• TASK INSTRUCTIONS:
In the entries below, find each line with the string "cylinder" and copy it.

Stored data entries

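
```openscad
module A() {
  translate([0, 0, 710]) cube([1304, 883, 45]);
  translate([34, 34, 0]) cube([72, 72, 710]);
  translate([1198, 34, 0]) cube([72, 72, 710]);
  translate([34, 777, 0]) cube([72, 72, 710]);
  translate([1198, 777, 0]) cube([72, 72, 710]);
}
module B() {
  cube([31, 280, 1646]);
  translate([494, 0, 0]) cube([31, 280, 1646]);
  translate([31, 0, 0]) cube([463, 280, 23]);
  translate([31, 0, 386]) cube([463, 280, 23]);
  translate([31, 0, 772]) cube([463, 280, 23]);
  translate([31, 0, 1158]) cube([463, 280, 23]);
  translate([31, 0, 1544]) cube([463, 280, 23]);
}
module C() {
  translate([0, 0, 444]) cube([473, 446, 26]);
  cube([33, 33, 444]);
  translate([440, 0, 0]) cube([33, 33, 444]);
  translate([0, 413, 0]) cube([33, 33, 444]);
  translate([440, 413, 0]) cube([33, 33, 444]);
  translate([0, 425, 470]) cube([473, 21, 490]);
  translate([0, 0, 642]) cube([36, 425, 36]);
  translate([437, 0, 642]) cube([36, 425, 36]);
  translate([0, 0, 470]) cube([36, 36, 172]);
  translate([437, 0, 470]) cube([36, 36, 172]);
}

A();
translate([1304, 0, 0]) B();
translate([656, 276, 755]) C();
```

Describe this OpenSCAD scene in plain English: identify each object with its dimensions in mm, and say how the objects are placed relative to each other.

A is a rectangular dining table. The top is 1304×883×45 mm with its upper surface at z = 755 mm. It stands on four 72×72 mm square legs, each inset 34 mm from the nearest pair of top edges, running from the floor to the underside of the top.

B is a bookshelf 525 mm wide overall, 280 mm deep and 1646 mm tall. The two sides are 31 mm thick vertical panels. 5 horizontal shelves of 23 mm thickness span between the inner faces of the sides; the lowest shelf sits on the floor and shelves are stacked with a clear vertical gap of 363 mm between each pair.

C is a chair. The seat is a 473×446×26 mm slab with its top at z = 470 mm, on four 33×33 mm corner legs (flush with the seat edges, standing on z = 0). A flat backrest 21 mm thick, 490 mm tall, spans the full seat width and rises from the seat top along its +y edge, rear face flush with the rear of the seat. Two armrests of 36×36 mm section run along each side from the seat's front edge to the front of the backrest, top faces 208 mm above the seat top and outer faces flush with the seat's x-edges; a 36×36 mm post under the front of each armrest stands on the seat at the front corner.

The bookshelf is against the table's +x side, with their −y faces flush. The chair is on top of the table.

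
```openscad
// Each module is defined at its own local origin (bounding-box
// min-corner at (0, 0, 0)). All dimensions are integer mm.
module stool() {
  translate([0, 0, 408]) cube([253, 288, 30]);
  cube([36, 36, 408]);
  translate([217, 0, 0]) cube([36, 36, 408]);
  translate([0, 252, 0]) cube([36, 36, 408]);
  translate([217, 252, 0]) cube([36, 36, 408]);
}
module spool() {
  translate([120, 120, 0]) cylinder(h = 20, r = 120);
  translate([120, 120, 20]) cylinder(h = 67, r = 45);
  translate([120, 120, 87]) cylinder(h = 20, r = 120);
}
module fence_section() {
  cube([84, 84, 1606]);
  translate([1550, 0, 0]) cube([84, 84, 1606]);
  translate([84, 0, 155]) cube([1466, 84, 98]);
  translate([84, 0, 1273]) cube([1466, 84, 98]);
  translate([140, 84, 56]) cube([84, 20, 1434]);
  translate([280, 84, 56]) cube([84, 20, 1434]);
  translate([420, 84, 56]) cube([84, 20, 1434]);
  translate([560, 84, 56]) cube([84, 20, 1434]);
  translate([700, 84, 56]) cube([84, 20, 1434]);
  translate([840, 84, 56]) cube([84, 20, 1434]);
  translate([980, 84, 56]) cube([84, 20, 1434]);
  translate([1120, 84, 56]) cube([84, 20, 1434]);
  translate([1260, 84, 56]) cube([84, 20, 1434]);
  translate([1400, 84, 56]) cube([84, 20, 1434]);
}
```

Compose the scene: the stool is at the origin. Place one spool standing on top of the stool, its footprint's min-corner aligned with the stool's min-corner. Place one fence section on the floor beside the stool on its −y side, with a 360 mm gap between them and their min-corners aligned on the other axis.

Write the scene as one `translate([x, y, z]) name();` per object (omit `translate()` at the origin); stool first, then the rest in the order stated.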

--

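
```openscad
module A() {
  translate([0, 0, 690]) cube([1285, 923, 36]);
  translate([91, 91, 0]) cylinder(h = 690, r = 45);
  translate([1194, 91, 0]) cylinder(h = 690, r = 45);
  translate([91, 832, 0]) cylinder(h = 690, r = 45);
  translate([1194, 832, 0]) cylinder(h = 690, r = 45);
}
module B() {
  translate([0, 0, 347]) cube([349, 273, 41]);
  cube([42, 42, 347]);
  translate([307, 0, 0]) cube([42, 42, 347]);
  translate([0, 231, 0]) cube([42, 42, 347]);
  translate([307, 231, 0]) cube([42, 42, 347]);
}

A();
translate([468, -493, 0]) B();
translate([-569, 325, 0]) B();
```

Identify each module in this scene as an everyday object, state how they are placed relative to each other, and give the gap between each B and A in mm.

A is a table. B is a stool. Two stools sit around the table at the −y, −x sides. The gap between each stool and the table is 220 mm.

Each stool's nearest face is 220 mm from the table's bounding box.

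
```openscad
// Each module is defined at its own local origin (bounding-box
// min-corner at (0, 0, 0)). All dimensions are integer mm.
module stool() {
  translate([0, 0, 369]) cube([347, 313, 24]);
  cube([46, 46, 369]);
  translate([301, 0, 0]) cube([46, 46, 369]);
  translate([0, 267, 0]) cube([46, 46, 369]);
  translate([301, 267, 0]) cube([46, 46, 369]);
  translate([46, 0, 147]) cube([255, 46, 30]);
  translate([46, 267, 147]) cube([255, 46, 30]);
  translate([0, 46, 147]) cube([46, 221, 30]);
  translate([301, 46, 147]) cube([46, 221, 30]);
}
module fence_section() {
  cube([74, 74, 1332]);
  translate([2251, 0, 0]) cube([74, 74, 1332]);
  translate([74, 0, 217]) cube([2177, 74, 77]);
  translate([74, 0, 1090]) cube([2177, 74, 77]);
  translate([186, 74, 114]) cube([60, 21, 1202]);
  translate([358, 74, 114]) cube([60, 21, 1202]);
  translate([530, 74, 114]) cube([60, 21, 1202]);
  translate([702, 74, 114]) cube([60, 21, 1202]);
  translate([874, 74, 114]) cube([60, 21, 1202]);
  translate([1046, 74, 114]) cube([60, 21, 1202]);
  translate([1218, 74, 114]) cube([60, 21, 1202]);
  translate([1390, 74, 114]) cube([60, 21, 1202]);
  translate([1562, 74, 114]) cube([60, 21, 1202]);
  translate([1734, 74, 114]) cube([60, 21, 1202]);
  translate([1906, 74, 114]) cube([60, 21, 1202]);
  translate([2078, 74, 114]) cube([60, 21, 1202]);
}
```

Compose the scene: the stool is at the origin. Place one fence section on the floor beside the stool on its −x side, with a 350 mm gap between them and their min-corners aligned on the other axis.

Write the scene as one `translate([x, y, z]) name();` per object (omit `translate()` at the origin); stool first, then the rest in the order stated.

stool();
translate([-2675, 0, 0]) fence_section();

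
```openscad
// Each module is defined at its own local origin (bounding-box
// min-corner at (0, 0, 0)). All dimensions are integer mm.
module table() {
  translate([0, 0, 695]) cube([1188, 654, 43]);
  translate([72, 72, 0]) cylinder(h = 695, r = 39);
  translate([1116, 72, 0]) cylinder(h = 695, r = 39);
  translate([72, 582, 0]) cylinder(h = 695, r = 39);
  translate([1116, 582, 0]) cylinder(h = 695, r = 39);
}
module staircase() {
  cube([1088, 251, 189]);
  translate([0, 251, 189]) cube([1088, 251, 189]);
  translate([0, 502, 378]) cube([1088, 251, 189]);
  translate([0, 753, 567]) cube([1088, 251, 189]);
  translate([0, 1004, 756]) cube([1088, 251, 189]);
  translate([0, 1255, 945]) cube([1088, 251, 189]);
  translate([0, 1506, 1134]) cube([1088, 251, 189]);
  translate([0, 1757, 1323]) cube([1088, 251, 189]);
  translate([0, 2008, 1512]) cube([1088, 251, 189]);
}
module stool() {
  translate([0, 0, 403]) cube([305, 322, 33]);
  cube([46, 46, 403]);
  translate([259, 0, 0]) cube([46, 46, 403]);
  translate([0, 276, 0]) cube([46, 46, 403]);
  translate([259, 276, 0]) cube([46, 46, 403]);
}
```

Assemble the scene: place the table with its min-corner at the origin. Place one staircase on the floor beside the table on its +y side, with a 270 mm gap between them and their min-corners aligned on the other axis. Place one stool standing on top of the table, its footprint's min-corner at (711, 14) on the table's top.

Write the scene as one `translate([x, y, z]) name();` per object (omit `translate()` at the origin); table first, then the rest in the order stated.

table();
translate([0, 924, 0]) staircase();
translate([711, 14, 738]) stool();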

• ANSWER FOR THIS EXERCISE:
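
  translate([120, 120, 0]) cylinder(h = 20, r = 120);
  translate([120, 120, 20]) cylinder(h = 67, r = 45);
  translate([120, 120, 87]) cylinder(h = 20, r = 120);
  translate([91, 91, 0]) cylinder(h = 690, r = 45);
  translate([1194, 91, 0]) cylinder(h = 690, r = 45);
  translate([91, 832, 0]) cylinder(h = 690, r = 45);
  translate([1194, 832, 0]) cylinder(h = 690, r = 45);
  translate([72, 72, 0]) cylinder(h = 695, r = 39);
  translate([1116, 72, 0]) cylinder(h = 695, r = 39);
  translate([72, 582, 0]) cylinder(h = 695, r = 39);
  translate([1116, 582, 0]) cylinder(h = 695, r = 39);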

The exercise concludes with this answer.